Task item – Return, from the data that follows, each line that holds the word "What".

Dataset records –
━━━
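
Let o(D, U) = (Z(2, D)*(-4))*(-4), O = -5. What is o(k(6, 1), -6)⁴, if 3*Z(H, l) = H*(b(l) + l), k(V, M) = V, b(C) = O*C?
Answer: 4294967296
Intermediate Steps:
b(C) = -5*C
Z(H, l) = -4*H*l/3 (Z(H, l) = (H*(-5*l + l))/3 = (H*(-4*l))/3 = (-4*H*l)/3 = -4*H*l/3)
o(D, U) = -128*D/3 (o(D, U) = (-4/3*2*D*(-4))*(-4) = (-8*D/3*(-4))*(-4) = (32*D/3)*(-4) = -128*D/3)
o(k(6, 1), -6)⁴ = (-128/3*6)⁴ = (-256)⁴ = 4294967296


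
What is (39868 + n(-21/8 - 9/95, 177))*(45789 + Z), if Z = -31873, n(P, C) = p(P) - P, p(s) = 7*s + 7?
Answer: 52693974221/95 ≈ 5.5467e+8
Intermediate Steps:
p(s) = 7 + 7*s
n(P, C) = 7 + 6*P (n(P, C) = (7 + 7*P) - P = 7 + 6*P)
(39868 + n(-21/8 - 9/95, 177))*(45789 + Z) = (39868 + (7 + 6*(-21/8 - 9/95)))*(45789 - 31873) = (39868 + (7 + 6*(-21*⅛ - 9*1/95)))*13916 = (39868 + (7 + 6*(-21/8 - 9/95)))*13916 = (39868 + (7 + 6*(-2067/760)))*13916 = (39868 + (7 - 6201/380))*13916 = (39868 - 3541/380)*13916 = (15146299/380)*13916 = 52693974221/95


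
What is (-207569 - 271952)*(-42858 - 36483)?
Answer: 38045675661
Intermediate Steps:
(-207569 - 271952)*(-42858 - 36483) = -479521*(-79341) = 38045675661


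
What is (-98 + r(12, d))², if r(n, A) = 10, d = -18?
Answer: 7744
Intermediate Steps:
(-98 + r(12, d))² = (-98 + 10)² = (-88)² = 7744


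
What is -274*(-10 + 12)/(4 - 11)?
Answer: 548/7 ≈ 78.286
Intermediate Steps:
-274*(-10 + 12)/(4 - 11) = -548/(-7) = -548*(-1)/7 = -274*(-2/7) = 548/7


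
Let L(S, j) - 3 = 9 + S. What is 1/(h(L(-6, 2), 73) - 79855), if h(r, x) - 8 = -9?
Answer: -1/79856 ≈ -1.2523e-5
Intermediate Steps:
L(S, j) = 12 + S (L(S, j) = 3 + (9 + S) = 12 + S)
h(r, x) = -1 (h(r, x) = 8 - 9 = -1)
1/(h(L(-6, 2), 73) - 79855) = 1/(-1 - 79855) = 1/(-79856) = -1/79856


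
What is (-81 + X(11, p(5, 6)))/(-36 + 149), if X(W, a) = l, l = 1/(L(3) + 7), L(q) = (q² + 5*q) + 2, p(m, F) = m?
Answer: -2672/3729 ≈ -0.71655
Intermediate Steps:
L(q) = 2 + q² + 5*q
l = 1/33 (l = 1/((2 + 3² + 5*3) + 7) = 1/((2 + 9 + 15) + 7) = 1/(26 + 7) = 1/33 ≈ 0.030303)
X(W, a) = 1/33
(-81 + X(11, p(5, 6)))/(-36 + 149) = (-81 + 1/33)/(-36 + 149) = -2672/33/113 = (1/113)*(-2672/33) = -2672/3729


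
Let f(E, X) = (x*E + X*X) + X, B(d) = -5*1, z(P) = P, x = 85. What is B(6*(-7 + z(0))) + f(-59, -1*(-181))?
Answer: 27922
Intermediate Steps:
B(d) = -5
f(E, X) = X + X**2 + 85*E (f(E, X) = (85*E + X*X) + X = (85*E + X**2) + X = (X**2 + 85*E) + X = X + X**2 + 85*E)
B(6*(-7 + z(0))) + f(-59, -1*(-181)) = -5 + (-1*(-181) + (-1*(-181))**2 + 85*(-59)) = -5 + (181 + 181**2 - 5015) = -5 + (181 + 32761 - 5015) = -5 + 27927 = 27922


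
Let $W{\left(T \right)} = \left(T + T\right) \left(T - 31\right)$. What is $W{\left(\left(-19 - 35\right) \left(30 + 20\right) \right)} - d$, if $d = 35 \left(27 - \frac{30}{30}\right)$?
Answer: $14746490$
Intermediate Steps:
$d = 910$ ($d = 35 \left(27 - 1\right) = 35 \cdot 26 = 910$)
$W{\left(T \right)} = 2 T \left(-31 + T\right)$
$W{\left(\left(-19 - 35\right) \left(30 + 20\right) \right)} - d = 2 \left(-19 - 35\right) \left(30 + 20\right) \left(-31 + \left(-19 - 35\right) \left(30 + 20\right)\right) - 910 = 2 \left(\left(-54\right) 50\right) \left(-31 - 2700\right) - 910 = 2 \left(-2700\right) \left(-31 - 2700\right) - 910 = 2 \left(-2700\right) \left(-2731\right) - 910 = 14747400 - 910 = 14746490$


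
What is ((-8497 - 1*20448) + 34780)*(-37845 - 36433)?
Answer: -433412130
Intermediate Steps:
((-8497 - 1*20448) + 34780)*(-37845 - 36433) = ((-8497 - 20448) + 34780)*(-74278) = (-28945 + 34780)*(-74278) = 5835*(-74278) = -433412130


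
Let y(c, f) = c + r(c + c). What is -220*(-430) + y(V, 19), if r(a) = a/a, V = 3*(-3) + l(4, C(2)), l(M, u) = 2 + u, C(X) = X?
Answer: 94596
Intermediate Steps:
V = -5 (V = 3*(-3) + (2 + 2) = -9 + 4 = -5)
r(a) = 1
y(c, f) = 1 + c (y(c, f) = c + 1 = 1 + c)
-220*(-430) + y(V, 19) = -220*(-430) + (1 - 5) = 94600 - 4 = 94596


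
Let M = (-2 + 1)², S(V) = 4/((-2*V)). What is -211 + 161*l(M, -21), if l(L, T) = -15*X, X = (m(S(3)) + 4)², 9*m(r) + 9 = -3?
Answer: -52153/3 ≈ -17384.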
━━━
Response to the task –
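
Let o(D, U) = (Z(2, D)*(-4))*(-4), O = -5. What is o(k(6, 1), -6)⁴, if 3*Z(H, l) = H*(b(l) + l), k(V, M) = V, b(C) = O*C?
What is (39868 + n(-21/8 - 9/95, 177))*(45789 + Z), if Z = -31873, n(P, C) = p(P) - P, p(s) = 7*s + 7?
What is (-207569 - 271952)*(-42858 - 36483)?
What is (-98 + r(12, d))², if r(n, A) = 10, d = -18?
What is -274*(-10 + 12)/(4 - 11)?
Let L(S, j) - 3 = 9 + S. What is 1/(h(L(-6, 2), 73) - 79855), if h(r, x) - 8 = -9?
What is (-81 + X(11, p(5, 6)))/(-36 + 149), if X(W, a) = l, l = 1/(L(3) + 7), L(q) = (q² + 5*q) + 2, p(m, F) = m?
Let f(E, X) = (x*E + X*X) + X, B(d) = -5*1, z(P) = P, x = 85. What is B(6*(-7 + z(0))) + f(-59, -1*(-181))?
Let $W{\left(T \right)} = \left(T + T\right) \left(T - 31\right)$. What is $W{\left(\left(-19 - 35\right) \left(30 + 20\right) \right)} - d$, if $d = 35 \left(27 - \frac{30}{30}\right)$?
What is ((-8497 - 1*20448) + 34780)*(-37845 - 36433)?
Let y(c, f) = c + r(c + c). What is -220*(-430) + y(V, 19), if r(a) = a/a, V = 3*(-3) + l(4, C(2)), l(M, u) = 2 + u, C(X) = X?
Let M = (-2 + 1)², S(V) = 4/((-2*V)). What is -211 + 161*l(M, -21), if l(L, T) = -15*X, X = (m(S(3)) + 4)², 9*m(r) + 9 = -3?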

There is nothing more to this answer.